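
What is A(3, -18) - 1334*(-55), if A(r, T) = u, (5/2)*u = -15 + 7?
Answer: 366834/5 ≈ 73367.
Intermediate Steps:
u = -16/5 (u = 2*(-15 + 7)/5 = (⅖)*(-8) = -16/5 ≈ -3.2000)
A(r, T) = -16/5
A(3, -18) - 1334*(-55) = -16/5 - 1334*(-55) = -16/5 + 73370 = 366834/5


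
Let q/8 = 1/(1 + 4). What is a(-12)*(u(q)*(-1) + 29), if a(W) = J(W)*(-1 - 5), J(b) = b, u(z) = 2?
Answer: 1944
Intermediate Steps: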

--

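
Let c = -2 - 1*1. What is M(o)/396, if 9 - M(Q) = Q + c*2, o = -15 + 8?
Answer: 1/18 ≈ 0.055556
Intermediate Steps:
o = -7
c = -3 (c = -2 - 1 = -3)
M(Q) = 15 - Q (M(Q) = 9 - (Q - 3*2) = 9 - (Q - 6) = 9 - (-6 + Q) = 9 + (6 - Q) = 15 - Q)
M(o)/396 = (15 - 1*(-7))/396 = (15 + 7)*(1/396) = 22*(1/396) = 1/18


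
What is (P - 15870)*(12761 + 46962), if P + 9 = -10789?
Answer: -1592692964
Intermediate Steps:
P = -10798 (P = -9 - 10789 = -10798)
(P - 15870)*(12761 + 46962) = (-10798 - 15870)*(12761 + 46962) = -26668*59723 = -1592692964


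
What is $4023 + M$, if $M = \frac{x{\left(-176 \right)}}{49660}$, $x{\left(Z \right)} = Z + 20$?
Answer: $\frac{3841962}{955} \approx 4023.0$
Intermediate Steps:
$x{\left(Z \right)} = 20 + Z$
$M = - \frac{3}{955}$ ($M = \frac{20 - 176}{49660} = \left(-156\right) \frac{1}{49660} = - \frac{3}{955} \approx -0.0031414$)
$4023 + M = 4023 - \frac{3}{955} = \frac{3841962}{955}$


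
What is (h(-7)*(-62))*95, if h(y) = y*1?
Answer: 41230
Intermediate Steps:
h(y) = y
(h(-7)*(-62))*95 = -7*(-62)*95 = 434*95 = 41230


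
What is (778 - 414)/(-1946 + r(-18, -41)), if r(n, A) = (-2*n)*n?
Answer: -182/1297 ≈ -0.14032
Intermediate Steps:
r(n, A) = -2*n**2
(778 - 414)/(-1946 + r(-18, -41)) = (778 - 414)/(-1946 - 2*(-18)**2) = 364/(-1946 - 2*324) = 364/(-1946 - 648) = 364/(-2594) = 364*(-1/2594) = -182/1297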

• **What is being asked**
Your task is to copy each line of the entries that includes the word "Answer".

• **Solution for this task**
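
Answer: 366834/5 ≈ 73367.
Answer: 1944
Answer: 1/18 ≈ 0.055556
Answer: -1592692964
Answer: $\frac{3841962}{955} \approx 4023.0$
Answer: 41230
Answer: -182/1297 ≈ -0.14032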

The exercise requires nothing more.